Action item: In the data below, one line contains "Data: M (g/mol): X 297.64; Q 388.86." and a later one contains "(ii) 3 A ⟶ Z". Print both, with every line between them, exactly and alone.

Data provided:
- Opening Delimiter -

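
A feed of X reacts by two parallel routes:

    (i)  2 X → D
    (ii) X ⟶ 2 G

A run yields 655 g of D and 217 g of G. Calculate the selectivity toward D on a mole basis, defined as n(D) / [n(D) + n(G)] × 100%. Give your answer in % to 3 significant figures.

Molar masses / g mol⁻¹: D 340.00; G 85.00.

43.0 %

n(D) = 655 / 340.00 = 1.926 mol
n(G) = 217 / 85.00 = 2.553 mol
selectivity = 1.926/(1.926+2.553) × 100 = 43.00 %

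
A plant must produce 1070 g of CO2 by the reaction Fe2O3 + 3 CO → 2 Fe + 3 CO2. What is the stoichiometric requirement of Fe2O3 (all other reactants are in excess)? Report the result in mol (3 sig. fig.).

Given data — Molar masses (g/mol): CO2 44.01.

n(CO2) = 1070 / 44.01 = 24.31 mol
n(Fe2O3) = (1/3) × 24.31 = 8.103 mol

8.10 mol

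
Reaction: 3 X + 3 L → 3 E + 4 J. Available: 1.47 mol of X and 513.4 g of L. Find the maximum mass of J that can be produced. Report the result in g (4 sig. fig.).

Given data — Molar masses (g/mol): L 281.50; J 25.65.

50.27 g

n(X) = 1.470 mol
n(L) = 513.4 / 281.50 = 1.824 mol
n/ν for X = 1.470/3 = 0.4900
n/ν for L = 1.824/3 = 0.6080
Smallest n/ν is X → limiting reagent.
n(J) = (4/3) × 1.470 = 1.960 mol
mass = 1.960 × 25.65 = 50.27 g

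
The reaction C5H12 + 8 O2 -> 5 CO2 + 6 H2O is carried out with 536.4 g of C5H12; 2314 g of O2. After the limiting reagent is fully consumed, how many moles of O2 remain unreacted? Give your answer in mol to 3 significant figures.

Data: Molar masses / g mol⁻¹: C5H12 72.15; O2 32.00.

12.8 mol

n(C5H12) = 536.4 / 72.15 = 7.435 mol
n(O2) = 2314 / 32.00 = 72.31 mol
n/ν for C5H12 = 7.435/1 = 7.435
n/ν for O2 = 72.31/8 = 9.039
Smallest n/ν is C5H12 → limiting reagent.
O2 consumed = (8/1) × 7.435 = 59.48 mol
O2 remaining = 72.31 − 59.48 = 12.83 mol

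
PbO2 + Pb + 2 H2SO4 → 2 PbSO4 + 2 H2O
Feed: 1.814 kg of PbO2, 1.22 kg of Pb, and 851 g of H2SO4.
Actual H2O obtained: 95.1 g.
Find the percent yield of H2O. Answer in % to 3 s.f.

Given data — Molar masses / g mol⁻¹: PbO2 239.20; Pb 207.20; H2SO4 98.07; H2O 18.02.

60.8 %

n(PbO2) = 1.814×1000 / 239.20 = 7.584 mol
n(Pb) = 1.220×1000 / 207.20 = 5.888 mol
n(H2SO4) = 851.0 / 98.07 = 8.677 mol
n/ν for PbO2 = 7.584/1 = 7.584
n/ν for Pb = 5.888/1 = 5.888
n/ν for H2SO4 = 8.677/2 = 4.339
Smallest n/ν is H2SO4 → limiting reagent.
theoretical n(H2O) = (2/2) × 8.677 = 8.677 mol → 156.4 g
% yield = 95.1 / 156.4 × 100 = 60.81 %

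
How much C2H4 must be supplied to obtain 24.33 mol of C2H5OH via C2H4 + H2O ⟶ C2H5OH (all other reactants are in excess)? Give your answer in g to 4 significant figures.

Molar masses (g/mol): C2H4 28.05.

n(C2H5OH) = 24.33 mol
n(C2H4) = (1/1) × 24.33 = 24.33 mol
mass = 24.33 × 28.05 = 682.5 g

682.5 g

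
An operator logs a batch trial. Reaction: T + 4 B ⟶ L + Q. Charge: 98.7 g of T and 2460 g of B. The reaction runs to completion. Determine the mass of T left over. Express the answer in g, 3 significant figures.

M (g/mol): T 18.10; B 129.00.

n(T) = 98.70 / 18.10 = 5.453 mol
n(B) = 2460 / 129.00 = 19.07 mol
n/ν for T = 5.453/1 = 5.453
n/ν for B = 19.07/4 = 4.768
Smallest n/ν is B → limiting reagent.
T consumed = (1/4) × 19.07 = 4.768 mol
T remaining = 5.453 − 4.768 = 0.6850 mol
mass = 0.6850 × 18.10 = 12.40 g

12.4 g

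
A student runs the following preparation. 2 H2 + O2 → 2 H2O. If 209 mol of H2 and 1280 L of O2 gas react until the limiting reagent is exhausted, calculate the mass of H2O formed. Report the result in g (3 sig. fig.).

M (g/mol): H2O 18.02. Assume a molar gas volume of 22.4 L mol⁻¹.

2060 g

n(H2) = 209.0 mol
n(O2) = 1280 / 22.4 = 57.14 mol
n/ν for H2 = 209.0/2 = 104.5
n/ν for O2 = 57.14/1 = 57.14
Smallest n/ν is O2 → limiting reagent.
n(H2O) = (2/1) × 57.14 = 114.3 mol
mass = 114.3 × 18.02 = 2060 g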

- Closing Delimiter -
- Opening Delimiter -

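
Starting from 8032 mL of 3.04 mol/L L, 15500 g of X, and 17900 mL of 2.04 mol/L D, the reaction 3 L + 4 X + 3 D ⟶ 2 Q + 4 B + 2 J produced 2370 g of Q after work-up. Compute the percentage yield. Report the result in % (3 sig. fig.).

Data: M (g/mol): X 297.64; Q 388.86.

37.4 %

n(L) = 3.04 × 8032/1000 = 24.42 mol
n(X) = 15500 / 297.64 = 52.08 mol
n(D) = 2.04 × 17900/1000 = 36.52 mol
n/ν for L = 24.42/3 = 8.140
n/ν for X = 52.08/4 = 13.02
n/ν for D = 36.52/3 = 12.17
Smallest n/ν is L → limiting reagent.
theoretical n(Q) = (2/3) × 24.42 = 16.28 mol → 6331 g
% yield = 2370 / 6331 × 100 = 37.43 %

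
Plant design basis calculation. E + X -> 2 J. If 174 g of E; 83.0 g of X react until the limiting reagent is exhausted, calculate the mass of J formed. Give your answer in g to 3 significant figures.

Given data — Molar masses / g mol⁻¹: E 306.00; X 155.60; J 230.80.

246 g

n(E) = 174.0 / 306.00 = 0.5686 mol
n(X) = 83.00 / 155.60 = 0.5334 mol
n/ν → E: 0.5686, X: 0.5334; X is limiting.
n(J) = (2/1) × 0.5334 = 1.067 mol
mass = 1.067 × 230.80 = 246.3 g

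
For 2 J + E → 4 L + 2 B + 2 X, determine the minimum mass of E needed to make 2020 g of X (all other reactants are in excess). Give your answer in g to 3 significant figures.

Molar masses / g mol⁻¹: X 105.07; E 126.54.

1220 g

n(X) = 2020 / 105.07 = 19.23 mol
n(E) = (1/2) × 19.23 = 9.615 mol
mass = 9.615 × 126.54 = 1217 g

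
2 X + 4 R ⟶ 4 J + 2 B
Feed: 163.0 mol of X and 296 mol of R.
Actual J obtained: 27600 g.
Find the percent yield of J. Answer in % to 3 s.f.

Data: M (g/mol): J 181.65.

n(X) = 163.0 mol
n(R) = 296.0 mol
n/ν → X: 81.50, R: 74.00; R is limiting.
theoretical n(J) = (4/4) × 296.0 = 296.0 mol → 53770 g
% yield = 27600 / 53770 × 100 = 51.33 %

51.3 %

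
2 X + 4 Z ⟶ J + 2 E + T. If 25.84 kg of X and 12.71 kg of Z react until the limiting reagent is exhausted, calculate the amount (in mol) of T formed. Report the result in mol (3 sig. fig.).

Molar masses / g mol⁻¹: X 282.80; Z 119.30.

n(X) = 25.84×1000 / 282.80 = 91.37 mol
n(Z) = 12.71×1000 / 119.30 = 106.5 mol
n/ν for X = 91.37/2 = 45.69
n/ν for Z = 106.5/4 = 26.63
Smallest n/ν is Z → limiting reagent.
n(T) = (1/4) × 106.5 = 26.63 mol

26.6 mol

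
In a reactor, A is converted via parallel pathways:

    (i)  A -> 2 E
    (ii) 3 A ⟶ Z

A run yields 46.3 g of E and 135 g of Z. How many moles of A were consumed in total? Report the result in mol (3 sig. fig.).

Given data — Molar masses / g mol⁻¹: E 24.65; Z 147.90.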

- Closing Delimiter -

Reply:
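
Data: M (g/mol): X 297.64; Q 388.86.

37.4 %

n(L) = 3.04 × 8032/1000 = 24.42 mol
n(X) = 15500 / 297.64 = 52.08 mol
n(D) = 2.04 × 17900/1000 = 36.52 mol
n/ν for L = 24.42/3 = 8.140
n/ν for X = 52.08/4 = 13.02
n/ν for D = 36.52/3 = 12.17
Smallest n/ν is L → limiting reagent.
theoretical n(Q) = (2/3) × 24.42 = 16.28 mol → 6331 g
% yield = 2370 / 6331 × 100 = 37.43 %

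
Plant design basis calculation. E + X -> 2 J. If 174 g of E; 83.0 g of X react until the limiting reagent is exhausted, calculate the mass of J formed. Give your answer in g to 3 significant figures.

Given data — Molar masses / g mol⁻¹: E 306.00; X 155.60; J 230.80.

246 g

n(E) = 174.0 / 306.00 = 0.5686 mol
n(X) = 83.00 / 155.60 = 0.5334 mol
n/ν → E: 0.5686, X: 0.5334; X is limiting.
n(J) = (2/1) × 0.5334 = 1.067 mol
mass = 1.067 × 230.80 = 246.3 g

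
For 2 J + E → 4 L + 2 B + 2 X, determine the minimum mass of E needed to make 2020 g of X (all other reactants are in excess). Give your answer in g to 3 significant figures.

Molar masses / g mol⁻¹: X 105.07; E 126.54.

1220 g

n(X) = 2020 / 105.07 = 19.23 mol
n(E) = (1/2) × 19.23 = 9.615 mol
mass = 9.615 × 126.54 = 1217 g

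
2 X + 4 R ⟶ 4 J + 2 B
Feed: 163.0 mol of X and 296 mol of R.
Actual J obtained: 27600 g.
Find the percent yield of J. Answer in % to 3 s.f.

Data: M (g/mol): J 181.65.

n(X) = 163.0 mol
n(R) = 296.0 mol
n/ν → X: 81.50, R: 74.00; R is limiting.
theoretical n(J) = (4/4) × 296.0 = 296.0 mol → 53770 g
% yield = 27600 / 53770 × 100 = 51.33 %

51.3 %

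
2 X + 4 Z ⟶ J + 2 E + T. If 25.84 kg of X and 12.71 kg of Z react until the limiting reagent is exhausted, calculate the amount (in mol) of T formed. Report the result in mol (3 sig. fig.).

Molar masses / g mol⁻¹: X 282.80; Z 119.30.

n(X) = 25.84×1000 / 282.80 = 91.37 mol
n(Z) = 12.71×1000 / 119.30 = 106.5 mol
n/ν for X = 91.37/2 = 45.69
n/ν for Z = 106.5/4 = 26.63
Smallest n/ν is Z → limiting reagent.
n(T) = (1/4) × 106.5 = 26.63 mol

26.6 mol

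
In a reactor, A is converted via parallel pathways:

    (i)  A -> 2 E
    (ii) 3 A ⟶ Z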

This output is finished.